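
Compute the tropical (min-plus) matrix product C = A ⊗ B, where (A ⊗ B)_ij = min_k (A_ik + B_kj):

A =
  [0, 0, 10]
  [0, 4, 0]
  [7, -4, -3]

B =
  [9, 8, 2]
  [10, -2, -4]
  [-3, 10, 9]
A ⊗ B =
  [7, -2, -4]
  [-3, 2, 0]
  [-6, -6, -8]

Apply the min-plus product entry-by-entry:
  C[0][0] = min over k of (A[0][0] + B[0][0] = 0 + 9 = 9, A[0][1] + B[1][0] = 0 + 10 = 10, A[0][2] + B[2][0] = 10 + -3 = 7) = 7 (attained at k = 2)
  C[0][1] = min over k of (A[0][0] + B[0][1] = 0 + 8 = 8, A[0][1] + B[1][1] = 0 + -2 = -2, A[0][2] + B[2][1] = 10 + 10 = 20) = -2 (attained at k = 1)
  C[0][2] = min over k of (A[0][0] + B[0][2] = 0 + 2 = 2, A[0][1] + B[1][2] = 0 + -4 = -4, A[0][2] + B[2][2] = 10 + 9 = 19) = -4 (attained at k = 1)
  C[1][0] = min over k of (A[1][0] + B[0][0] = 0 + 9 = 9, A[1][1] + B[1][0] = 4 + 10 = 14, A[1][2] + B[2][0] = 0 + -3 = -3) = -3 (attained at k = 2)
  C[1][1] = min over k of (A[1][0] + B[0][1] = 0 + 8 = 8, A[1][1] + B[1][1] = 4 + -2 = 2, A[1][2] + B[2][1] = 0 + 10 = 10) = 2 (attained at k = 1)
  C[1][2] = min over k of (A[1][0] + B[0][2] = 0 + 2 = 2, A[1][1] + B[1][2] = 4 + -4 = 0, A[1][2] + B[2][2] = 0 + 9 = 9) = 0 (attained at k = 1)
  C[2][0] = min over k of (A[2][0] + B[0][0] = 7 + 9 = 16, A[2][1] + B[1][0] = -4 + 10 = 6, A[2][2] + B[2][0] = -3 + -3 = -6) = -6 (attained at k = 2)
  C[2][1] = min over k of (A[2][0] + B[0][1] = 7 + 8 = 15, A[2][1] + B[1][1] = -4 + -2 = -6, A[2][2] + B[2][1] = -3 + 10 = 7) = -6 (attained at k = 1)
  C[2][2] = min over k of (A[2][0] + B[0][2] = 7 + 2 = 9, A[2][1] + B[1][2] = -4 + -4 = -8, A[2][2] + B[2][2] = -3 + 9 = 6) = -8 (attained at k = 1)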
**********
Required action: Output the entire listing exactly as it appears above.

Written solution:
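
Compute the tropical (min-plus) matrix product C = A ⊗ B, where (A ⊗ B)_ij = min_k (A_ik + B_kj):

A =
  [0, 0, 10]
  [0, 4, 0]
  [7, -4, -3]

B =
  [9, 8, 2]
  [10, -2, -4]
  [-3, 10, 9]
A ⊗ B =
  [7, -2, -4]
  [-3, 2, 0]
  [-6, -6, -8]

Apply the min-plus product entry-by-entry:
  C[0][0] = min over k of (A[0][0] + B[0][0] = 0 + 9 = 9, A[0][1] + B[1][0] = 0 + 10 = 10, A[0][2] + B[2][0] = 10 + -3 = 7) = 7 (attained at k = 2)
  C[0][1] = min over k of (A[0][0] + B[0][1] = 0 + 8 = 8, A[0][1] + B[1][1] = 0 + -2 = -2, A[0][2] + B[2][1] = 10 + 10 = 20) = -2 (attained at k = 1)
  C[0][2] = min over k of (A[0][0] + B[0][2] = 0 + 2 = 2, A[0][1] + B[1][2] = 0 + -4 = -4, A[0][2] + B[2][2] = 10 + 9 = 19) = -4 (attained at k = 1)
  C[1][0] = min over k of (A[1][0] + B[0][0] = 0 + 9 = 9, A[1][1] + B[1][0] = 4 + 10 = 14, A[1][2] + B[2][0] = 0 + -3 = -3) = -3 (attained at k = 2)
  C[1][1] = min over k of (A[1][0] + B[0][1] = 0 + 8 = 8, A[1][1] + B[1][1] = 4 + -2 = 2, A[1][2] + B[2][1] = 0 + 10 = 10) = 2 (attained at k = 1)
  C[1][2] = min over k of (A[1][0] + B[0][2] = 0 + 2 = 2, A[1][1] + B[1][2] = 4 + -4 = 0, A[1][2] + B[2][2] = 0 + 9 = 9) = 0 (attained at k = 1)
  C[2][0] = min over k of (A[2][0] + B[0][0] = 7 + 9 = 16, A[2][1] + B[1][0] = -4 + 10 = 6, A[2][2] + B[2][0] = -3 + -3 = -6) = -6 (attained at k = 2)
  C[2][1] = min over k of (A[2][0] + B[0][1] = 7 + 8 = 15, A[2][1] + B[1][1] = -4 + -2 = -6, A[2][2] + B[2][1] = -3 + 10 = 7) = -6 (attained at k = 1)
  C[2][2] = min over k of (A[2][0] + B[0][2] = 7 + 2 = 9, A[2][1] + B[1][2] = -4 + -4 = -8, A[2][2] + B[2][2] = -3 + 9 = 6) = -8 (attained at k = 1)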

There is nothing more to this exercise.